--- Task ---
Could you print every entry below exactly as given?

Collected data

........

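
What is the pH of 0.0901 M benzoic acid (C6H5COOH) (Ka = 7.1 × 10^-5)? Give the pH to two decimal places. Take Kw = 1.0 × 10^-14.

pH = 2.60

C6H5COOH ⇌ C6H5COO- + H+
Ka = [H+]²/(0.0901 − [H+]) = 7.1 × 10^-5
Assume [H+] ≪ 0.0901: [H+] ≈ √(7.1 × 10^-5 × 0.0901) = 2.53 × 10^-3 M
([H+]/C₀ = 2.8% < 5%, so the approximation holds.)
pH = −log(2.53 × 10^-3) = 2.60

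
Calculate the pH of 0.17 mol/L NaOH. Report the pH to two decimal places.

pH = 13.23

NaOH is a strong base; [OH-] = 0.17 M.
pOH = -log(0.17) = 0.77
pH = 14.00 - 0.77 = 13.23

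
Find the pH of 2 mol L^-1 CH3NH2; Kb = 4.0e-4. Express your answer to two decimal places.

pH = 12.45

CH3NH2 + H2O ⇌ CH3NH3+ + OH-
Kb = [OH-]²/(2 − [OH-]) = 4.0 × 10^-4
Since Kb ≪ C₀, [OH-] ≈ √(Kb·C₀) = 2.83 × 10^-2 M.
Check: 1.4% ionized — well under 5%, approximation valid.
pOH = −log(2.83 × 10^-2) = 1.55; pH = 14.00 − 1.55 = 12.45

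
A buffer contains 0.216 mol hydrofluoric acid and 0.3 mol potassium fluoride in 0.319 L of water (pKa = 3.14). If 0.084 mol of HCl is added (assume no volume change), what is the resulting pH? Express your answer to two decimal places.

pH = 3.00

Added H+ converts F- to HF: HF → 0.3 mol, F- → 0.216 mol.
Henderson–Hasselbalch with mole ratio 0.216/0.3: pH = 3.14 + (-0.143)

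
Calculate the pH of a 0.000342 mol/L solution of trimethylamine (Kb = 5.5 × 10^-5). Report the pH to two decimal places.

(CH3)3N + H2O ⇌ (CH3)3NH+ + OH-
Kb = [OH-]²/(0.000342 − [OH-]) = 5.5 × 10^-5
[OH-] is not negligible relative to C₀; solve [OH-]² + 5.5e-05·[OH-] − 1.88e-08 = 0.
[OH-] = (−Kb + √(Kb² + 4·Kb·C₀))/2 = 1.12 × 10^-4 M
pOH = 3.95, so pH = 14.00 − pOH = 10.05

pH = 10.05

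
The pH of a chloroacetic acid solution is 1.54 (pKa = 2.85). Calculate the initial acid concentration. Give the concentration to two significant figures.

C₀ = 6.2 × 10^-1 M

[H+] = 10^(-1.54) = 2.88 × 10^-2 M = x
Ka = 10^(−2.85) = 1.41 × 10^-3
Ka = x²/(C₀ − x) ⇒ C₀ = x + x²/Ka
C₀ = 2.88 × 10^-2 + (2.88 × 10^-2)²/(1.41 × 10^-3) = 6.17 × 10^-1 M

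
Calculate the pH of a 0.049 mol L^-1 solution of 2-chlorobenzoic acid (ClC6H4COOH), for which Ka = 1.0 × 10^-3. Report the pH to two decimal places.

pH = 2.19

ClC6H4COOH ⇌ ClC6H4COO- + H+
From the ICE table, Ka = [H+]²/(0.049 − [H+]) = 1.0 × 10^-3.
Here C₀/Ka ≈ 49, so the small-[H+] approximation fails. Use the quadratic:
[H+] = (−Ka + √(Ka² + 4·Ka·C₀))/2 = 6.52 × 10^-3 M
pH = −log[H+] = −log(6.52 × 10^-3) = 2.19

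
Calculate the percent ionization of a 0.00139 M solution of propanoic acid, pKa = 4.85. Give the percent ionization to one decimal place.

CH3CH2COOH ⇌ CH3CH2COO- + H+; let x = [H+] at equilibrium.
Ka = 10^(−4.85) = 1.41 × 10^-5
Ka = x²/(C₀ − x); solving the quadratic gives x = 1.33 × 10^-4 M.
% ionization = x/C₀ × 100% = 1.33 × 10^-4/0.00139 × 100% = 9.6%

9.6%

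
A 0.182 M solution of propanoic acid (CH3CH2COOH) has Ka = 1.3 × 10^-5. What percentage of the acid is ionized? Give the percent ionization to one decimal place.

0.8%

CH3CH2COOH ⇌ CH3CH2COO- + H+; let x = [H+] at equilibrium.
x ≈ √(Ka·C₀) = √(1.3 × 10^-5 × 0.182) = 1.54 × 10^-3 M
Fraction ionized = 1.54 × 10^-3 / 0.182 = 0.0085 → 0.8%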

........

--- Final answer ---
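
What is the pH of 0.0901 M benzoic acid (C6H5COOH) (Ka = 7.1 × 10^-5)? Give the pH to two decimal places. Take Kw = 1.0 × 10^-14.

pH = 2.60

C6H5COOH ⇌ C6H5COO- + H+
Ka = [H+]²/(0.0901 − [H+]) = 7.1 × 10^-5
Assume [H+] ≪ 0.0901: [H+] ≈ √(7.1 × 10^-5 × 0.0901) = 2.53 × 10^-3 M
([H+]/C₀ = 2.8% < 5%, so the approximation holds.)
pH = −log(2.53 × 10^-3) = 2.60

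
Calculate the pH of 0.17 mol/L NaOH. Report the pH to two decimal places.

pH = 13.23

NaOH is a strong base; [OH-] = 0.17 M.
pOH = -log(0.17) = 0.77
pH = 14.00 - 0.77 = 13.23

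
Find the pH of 2 mol L^-1 CH3NH2; Kb = 4.0e-4. Express your answer to two decimal places.

pH = 12.45

CH3NH2 + H2O ⇌ CH3NH3+ + OH-
Kb = [OH-]²/(2 − [OH-]) = 4.0 × 10^-4
Since Kb ≪ C₀, [OH-] ≈ √(Kb·C₀) = 2.83 × 10^-2 M.
Check: 1.4% ionized — well under 5%, approximation valid.
pOH = −log(2.83 × 10^-2) = 1.55; pH = 14.00 − 1.55 = 12.45

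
A buffer contains 0.216 mol hydrofluoric acid and 0.3 mol potassium fluoride in 0.319 L of water (pKa = 3.14). If 0.084 mol of HCl is added (assume no volume change), what is the resulting pH? Express your answer to two decimal places.

pH = 3.00

Added H+ converts F- to HF: HF → 0.3 mol, F- → 0.216 mol.
Henderson–Hasselbalch with mole ratio 0.216/0.3: pH = 3.14 + (-0.143)

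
Calculate the pH of a 0.000342 mol/L solution of trimethylamine (Kb = 5.5 × 10^-5). Report the pH to two decimal places.

(CH3)3N + H2O ⇌ (CH3)3NH+ + OH-
Kb = [OH-]²/(0.000342 − [OH-]) = 5.5 × 10^-5
[OH-] is not negligible relative to C₀; solve [OH-]² + 5.5e-05·[OH-] − 1.88e-08 = 0.
[OH-] = (−Kb + √(Kb² + 4·Kb·C₀))/2 = 1.12 × 10^-4 M
pOH = 3.95, so pH = 14.00 − pOH = 10.05

pH = 10.05

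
The pH of a chloroacetic acid solution is 1.54 (pKa = 2.85). Calculate the initial acid concentration. Give the concentration to two significant figures.

C₀ = 6.2 × 10^-1 M

[H+] = 10^(-1.54) = 2.88 × 10^-2 M = x
Ka = 10^(−2.85) = 1.41 × 10^-3
Ka = x²/(C₀ − x) ⇒ C₀ = x + x²/Ka
C₀ = 2.88 × 10^-2 + (2.88 × 10^-2)²/(1.41 × 10^-3) = 6.17 × 10^-1 M

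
Calculate the pH of a 0.049 mol L^-1 solution of 2-chlorobenzoic acid (ClC6H4COOH), for which Ka = 1.0 × 10^-3. Report the pH to two decimal places.

pH = 2.19

ClC6H4COOH ⇌ ClC6H4COO- + H+
From the ICE table, Ka = [H+]²/(0.049 − [H+]) = 1.0 × 10^-3.
Here C₀/Ka ≈ 49, so the small-[H+] approximation fails. Use the quadratic:
[H+] = (−Ka + √(Ka² + 4·Ka·C₀))/2 = 6.52 × 10^-3 M
pH = −log[H+] = −log(6.52 × 10^-3) = 2.19

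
Calculate the percent ionization of a 0.00139 M solution of propanoic acid, pKa = 4.85. Give the percent ionization to one decimal place.

CH3CH2COOH ⇌ CH3CH2COO- + H+; let x = [H+] at equilibrium.
Ka = 10^(−4.85) = 1.41 × 10^-5
Ka = x²/(C₀ − x); solving the quadratic gives x = 1.33 × 10^-4 M.
% ionization = x/C₀ × 100% = 1.33 × 10^-4/0.00139 × 100% = 9.6%

9.6%

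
A 0.182 M solution of propanoic acid (CH3CH2COOH) has Ka = 1.3 × 10^-5. What percentage of the acid is ionized? Give the percent ionization to one decimal place.

0.8%

CH3CH2COOH ⇌ CH3CH2COO- + H+; let x = [H+] at equilibrium.
x ≈ √(Ka·C₀) = √(1.3 × 10^-5 × 0.182) = 1.54 × 10^-3 M
Fraction ionized = 1.54 × 10^-3 / 0.182 = 0.0085 → 0.8%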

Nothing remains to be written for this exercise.